The task »
Write out each entry, exactly the way it appears.

** Dataset excerpts follows **

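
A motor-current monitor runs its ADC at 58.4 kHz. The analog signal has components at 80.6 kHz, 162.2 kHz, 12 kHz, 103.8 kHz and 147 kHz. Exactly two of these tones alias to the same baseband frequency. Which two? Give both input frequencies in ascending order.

fs/2 = 29.2 kHz.
80.6 kHz mod fs = 22.2 kHz.
22.2 kHz ≤ fs/2 = 29.2 kHz, appears at 22.2 kHz.
162.2 kHz mod fs = 45.4 kHz.
45.4 kHz > fs/2 = 29.2 kHz, folds to fs − 45.4 kHz = 13 kHz.
12 kHz ≤ fs/2 = 29.2 kHz, passes unchanged.
103.8 kHz mod fs = 45.4 kHz.
45.4 kHz > fs/2 = 29.2 kHz, folds to fs − 45.4 kHz = 13 kHz.
147 kHz mod fs = 30.2 kHz.
30.2 kHz > fs/2 = 29.2 kHz, folds to fs − 30.2 kHz = 28.2 kHz.
103.8 kHz and 162.2 kHz both map to 13 kHz.

103.8 kHz, 162.2 kHz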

** End of Dataset excerpts **

Finished task »
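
A motor-current monitor runs its ADC at 58.4 kHz. The analog signal has components at 80.6 kHz, 162.2 kHz, 12 kHz, 103.8 kHz and 147 kHz. Exactly two of these tones alias to the same baseband frequency. Which two? Give both input frequencies in ascending order.

fs/2 = 29.2 kHz.
80.6 kHz mod fs = 22.2 kHz.
22.2 kHz ≤ fs/2 = 29.2 kHz, appears at 22.2 kHz.
162.2 kHz mod fs = 45.4 kHz.
45.4 kHz > fs/2 = 29.2 kHz, folds to fs − 45.4 kHz = 13 kHz.
12 kHz ≤ fs/2 = 29.2 kHz, passes unchanged.
103.8 kHz mod fs = 45.4 kHz.
45.4 kHz > fs/2 = 29.2 kHz, folds to fs − 45.4 kHz = 13 kHz.
147 kHz mod fs = 30.2 kHz.
30.2 kHz > fs/2 = 29.2 kHz, folds to fs − 30.2 kHz = 28.2 kHz.
103.8 kHz and 162.2 kHz both map to 13 kHz.

103.8 kHz, 162.2 kHz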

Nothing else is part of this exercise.